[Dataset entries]
########
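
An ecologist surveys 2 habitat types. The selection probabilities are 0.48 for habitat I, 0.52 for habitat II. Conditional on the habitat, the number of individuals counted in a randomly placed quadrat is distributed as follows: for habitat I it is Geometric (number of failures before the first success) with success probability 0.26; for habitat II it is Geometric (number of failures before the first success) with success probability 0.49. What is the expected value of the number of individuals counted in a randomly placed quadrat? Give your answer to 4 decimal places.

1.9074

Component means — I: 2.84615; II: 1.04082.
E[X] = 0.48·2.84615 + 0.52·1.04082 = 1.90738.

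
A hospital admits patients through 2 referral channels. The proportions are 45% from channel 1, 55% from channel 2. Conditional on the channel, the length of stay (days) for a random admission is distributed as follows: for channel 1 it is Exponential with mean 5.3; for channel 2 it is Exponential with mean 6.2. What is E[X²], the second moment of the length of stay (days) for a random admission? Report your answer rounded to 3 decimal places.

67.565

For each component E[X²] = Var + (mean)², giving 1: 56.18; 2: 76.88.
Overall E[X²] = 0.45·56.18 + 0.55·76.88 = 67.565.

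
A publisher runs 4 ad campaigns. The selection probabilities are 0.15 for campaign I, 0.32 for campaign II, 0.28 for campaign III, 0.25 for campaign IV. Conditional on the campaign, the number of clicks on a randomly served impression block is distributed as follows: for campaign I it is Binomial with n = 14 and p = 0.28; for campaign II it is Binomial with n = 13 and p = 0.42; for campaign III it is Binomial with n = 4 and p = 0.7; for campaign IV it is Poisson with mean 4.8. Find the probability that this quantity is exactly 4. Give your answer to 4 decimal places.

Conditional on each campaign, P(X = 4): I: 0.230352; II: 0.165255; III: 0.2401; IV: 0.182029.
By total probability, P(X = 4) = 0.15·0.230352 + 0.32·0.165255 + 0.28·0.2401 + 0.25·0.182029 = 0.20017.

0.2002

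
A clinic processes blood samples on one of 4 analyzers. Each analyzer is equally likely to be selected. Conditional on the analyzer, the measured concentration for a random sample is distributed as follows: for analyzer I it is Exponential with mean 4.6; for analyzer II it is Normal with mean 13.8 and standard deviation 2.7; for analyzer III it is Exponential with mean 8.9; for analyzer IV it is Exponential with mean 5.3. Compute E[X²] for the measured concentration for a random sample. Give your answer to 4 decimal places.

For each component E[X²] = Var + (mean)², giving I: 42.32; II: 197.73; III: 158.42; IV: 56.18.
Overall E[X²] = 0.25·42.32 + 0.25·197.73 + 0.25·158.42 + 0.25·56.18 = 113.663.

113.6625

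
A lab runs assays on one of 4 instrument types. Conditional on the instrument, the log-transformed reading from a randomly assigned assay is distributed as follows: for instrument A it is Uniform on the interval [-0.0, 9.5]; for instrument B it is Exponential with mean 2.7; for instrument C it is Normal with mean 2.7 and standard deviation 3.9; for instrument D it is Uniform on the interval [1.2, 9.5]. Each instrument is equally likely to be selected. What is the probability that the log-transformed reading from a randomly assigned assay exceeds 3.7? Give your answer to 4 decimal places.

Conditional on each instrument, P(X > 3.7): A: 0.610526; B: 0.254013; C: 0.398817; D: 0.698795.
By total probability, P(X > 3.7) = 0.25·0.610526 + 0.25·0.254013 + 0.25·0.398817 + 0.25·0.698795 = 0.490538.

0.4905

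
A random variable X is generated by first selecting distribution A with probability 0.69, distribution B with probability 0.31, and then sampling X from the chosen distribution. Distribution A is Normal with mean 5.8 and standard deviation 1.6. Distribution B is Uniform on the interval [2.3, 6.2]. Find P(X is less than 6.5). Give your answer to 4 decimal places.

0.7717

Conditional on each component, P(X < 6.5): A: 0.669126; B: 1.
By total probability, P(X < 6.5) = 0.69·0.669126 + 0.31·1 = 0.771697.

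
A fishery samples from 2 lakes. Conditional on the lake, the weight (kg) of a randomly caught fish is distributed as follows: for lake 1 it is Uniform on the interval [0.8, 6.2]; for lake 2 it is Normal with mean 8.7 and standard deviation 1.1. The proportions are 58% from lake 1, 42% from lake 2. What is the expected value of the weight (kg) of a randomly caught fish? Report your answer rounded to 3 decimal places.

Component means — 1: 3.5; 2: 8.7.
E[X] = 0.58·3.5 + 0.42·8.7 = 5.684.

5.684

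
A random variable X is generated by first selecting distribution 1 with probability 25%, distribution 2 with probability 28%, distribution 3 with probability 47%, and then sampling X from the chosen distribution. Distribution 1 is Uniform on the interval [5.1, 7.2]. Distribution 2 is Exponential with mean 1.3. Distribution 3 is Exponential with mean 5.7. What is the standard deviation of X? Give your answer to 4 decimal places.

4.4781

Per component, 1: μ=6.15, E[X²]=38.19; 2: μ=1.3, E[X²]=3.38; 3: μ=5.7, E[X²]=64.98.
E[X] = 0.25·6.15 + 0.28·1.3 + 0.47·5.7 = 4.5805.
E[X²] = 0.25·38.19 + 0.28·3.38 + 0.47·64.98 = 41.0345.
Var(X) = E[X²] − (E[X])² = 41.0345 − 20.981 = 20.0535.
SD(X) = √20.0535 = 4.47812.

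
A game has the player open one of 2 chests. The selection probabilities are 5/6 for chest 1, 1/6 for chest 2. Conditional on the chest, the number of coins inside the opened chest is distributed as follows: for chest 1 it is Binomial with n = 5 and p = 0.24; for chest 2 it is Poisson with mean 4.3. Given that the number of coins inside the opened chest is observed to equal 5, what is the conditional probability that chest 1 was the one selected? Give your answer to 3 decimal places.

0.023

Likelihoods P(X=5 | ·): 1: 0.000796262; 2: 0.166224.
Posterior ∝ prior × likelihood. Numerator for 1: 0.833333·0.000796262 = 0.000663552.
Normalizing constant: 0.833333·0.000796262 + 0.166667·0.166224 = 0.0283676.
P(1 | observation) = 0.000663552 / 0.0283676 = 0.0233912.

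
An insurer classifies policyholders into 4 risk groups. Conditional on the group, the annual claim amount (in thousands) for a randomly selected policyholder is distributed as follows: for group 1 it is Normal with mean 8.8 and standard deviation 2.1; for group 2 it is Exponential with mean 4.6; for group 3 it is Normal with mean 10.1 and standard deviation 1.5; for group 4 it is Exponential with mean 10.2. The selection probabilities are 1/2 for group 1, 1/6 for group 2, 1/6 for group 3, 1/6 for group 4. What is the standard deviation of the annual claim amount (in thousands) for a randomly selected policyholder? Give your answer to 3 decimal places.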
########
• [Task statement] Repeat every record above. Each one must match exactly.

• [Output]
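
An ecologist surveys 2 habitat types. The selection probabilities are 0.48 for habitat I, 0.52 for habitat II. Conditional on the habitat, the number of individuals counted in a randomly placed quadrat is distributed as follows: for habitat I it is Geometric (number of failures before the first success) with success probability 0.26; for habitat II it is Geometric (number of failures before the first success) with success probability 0.49. What is the expected value of the number of individuals counted in a randomly placed quadrat? Give your answer to 4 decimal places.

1.9074

Component means — I: 2.84615; II: 1.04082.
E[X] = 0.48·2.84615 + 0.52·1.04082 = 1.90738.

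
A hospital admits patients through 2 referral channels. The proportions are 45% from channel 1, 55% from channel 2. Conditional on the channel, the length of stay (days) for a random admission is distributed as follows: for channel 1 it is Exponential with mean 5.3; for channel 2 it is Exponential with mean 6.2. What is E[X²], the second moment of the length of stay (days) for a random admission? Report your answer rounded to 3 decimal places.

67.565

For each component E[X²] = Var + (mean)², giving 1: 56.18; 2: 76.88.
Overall E[X²] = 0.45·56.18 + 0.55·76.88 = 67.565.

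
A publisher runs 4 ad campaigns. The selection probabilities are 0.15 for campaign I, 0.32 for campaign II, 0.28 for campaign III, 0.25 for campaign IV. Conditional on the campaign, the number of clicks on a randomly served impression block is distributed as follows: for campaign I it is Binomial with n = 14 and p = 0.28; for campaign II it is Binomial with n = 13 and p = 0.42; for campaign III it is Binomial with n = 4 and p = 0.7; for campaign IV it is Poisson with mean 4.8. Find the probability that this quantity is exactly 4. Give your answer to 4 decimal places.

Conditional on each campaign, P(X = 4): I: 0.230352; II: 0.165255; III: 0.2401; IV: 0.182029.
By total probability, P(X = 4) = 0.15·0.230352 + 0.32·0.165255 + 0.28·0.2401 + 0.25·0.182029 = 0.20017.

0.2002

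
A clinic processes blood samples on one of 4 analyzers. Each analyzer is equally likely to be selected. Conditional on the analyzer, the measured concentration for a random sample is distributed as follows: for analyzer I it is Exponential with mean 4.6; for analyzer II it is Normal with mean 13.8 and standard deviation 2.7; for analyzer III it is Exponential with mean 8.9; for analyzer IV it is Exponential with mean 5.3. Compute E[X²] for the measured concentration for a random sample. Give your answer to 4 decimal places.

For each component E[X²] = Var + (mean)², giving I: 42.32; II: 197.73; III: 158.42; IV: 56.18.
Overall E[X²] = 0.25·42.32 + 0.25·197.73 + 0.25·158.42 + 0.25·56.18 = 113.663.

113.6625

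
A lab runs assays on one of 4 instrument types. Conditional on the instrument, the log-transformed reading from a randomly assigned assay is distributed as follows: for instrument A it is Uniform on the interval [-0.0, 9.5]; for instrument B it is Exponential with mean 2.7; for instrument C it is Normal with mean 2.7 and standard deviation 3.9; for instrument D it is Uniform on the interval [1.2, 9.5]. Each instrument is equally likely to be selected. What is the probability that the log-transformed reading from a randomly assigned assay exceeds 3.7? Give your answer to 4 decimal places.

Conditional on each instrument, P(X > 3.7): A: 0.610526; B: 0.254013; C: 0.398817; D: 0.698795.
By total probability, P(X > 3.7) = 0.25·0.610526 + 0.25·0.254013 + 0.25·0.398817 + 0.25·0.698795 = 0.490538.

0.4905

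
A random variable X is generated by first selecting distribution A with probability 0.69, distribution B with probability 0.31, and then sampling X from the chosen distribution. Distribution A is Normal with mean 5.8 and standard deviation 1.6. Distribution B is Uniform on the interval [2.3, 6.2]. Find P(X is less than 6.5). Give your answer to 4 decimal places.

0.7717

Conditional on each component, P(X < 6.5): A: 0.669126; B: 1.
By total probability, P(X < 6.5) = 0.69·0.669126 + 0.31·1 = 0.771697.

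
A fishery samples from 2 lakes. Conditional on the lake, the weight (kg) of a randomly caught fish is distributed as follows: for lake 1 it is Uniform on the interval [0.8, 6.2]; for lake 2 it is Normal with mean 8.7 and standard deviation 1.1. The proportions are 58% from lake 1, 42% from lake 2. What is the expected value of the weight (kg) of a randomly caught fish? Report your answer rounded to 3 decimal places.

Component means — 1: 3.5; 2: 8.7.
E[X] = 0.58·3.5 + 0.42·8.7 = 5.684.

5.684

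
A random variable X is generated by first selecting distribution 1 with probability 25%, distribution 2 with probability 28%, distribution 3 with probability 47%, and then sampling X from the chosen distribution. Distribution 1 is Uniform on the interval [5.1, 7.2]. Distribution 2 is Exponential with mean 1.3. Distribution 3 is Exponential with mean 5.7. What is the standard deviation of X? Give your answer to 4 decimal places.

4.4781

Per component, 1: μ=6.15, E[X²]=38.19; 2: μ=1.3, E[X²]=3.38; 3: μ=5.7, E[X²]=64.98.
E[X] = 0.25·6.15 + 0.28·1.3 + 0.47·5.7 = 4.5805.
E[X²] = 0.25·38.19 + 0.28·3.38 + 0.47·64.98 = 41.0345.
Var(X) = E[X²] − (E[X])² = 41.0345 − 20.981 = 20.0535.
SD(X) = √20.0535 = 4.47812.

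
A game has the player open one of 2 chests. The selection probabilities are 5/6 for chest 1, 1/6 for chest 2. Conditional on the chest, the number of coins inside the opened chest is distributed as follows: for chest 1 it is Binomial with n = 5 and p = 0.24; for chest 2 it is Poisson with mean 4.3. Given that the number of coins inside the opened chest is observed to equal 5, what is the conditional probability that chest 1 was the one selected? Give your answer to 3 decimal places.

0.023

Likelihoods P(X=5 | ·): 1: 0.000796262; 2: 0.166224.
Posterior ∝ prior × likelihood. Numerator for 1: 0.833333·0.000796262 = 0.000663552.
Normalizing constant: 0.833333·0.000796262 + 0.166667·0.166224 = 0.0283676.
P(1 | observation) = 0.000663552 / 0.0283676 = 0.0233912.

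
An insurer classifies policyholders into 4 risk groups. Conditional on the group, the annual claim amount (in thousands) for a randomly selected policyholder is distributed as follows: for group 1 it is Normal with mean 8.8 and standard deviation 2.1; for group 2 it is Exponential with mean 4.6; for group 3 it is Normal with mean 10.1 and standard deviation 1.5; for group 4 it is Exponential with mean 10.2. The selection probabilities are 1/2 for group 1, 1/6 for group 2, 1/6 for group 3, 1/6 for group 4. What is the standard deviation of the annual claim amount (in thousands) for a randomly selected policyholder? Give your answer to 3 decimal places.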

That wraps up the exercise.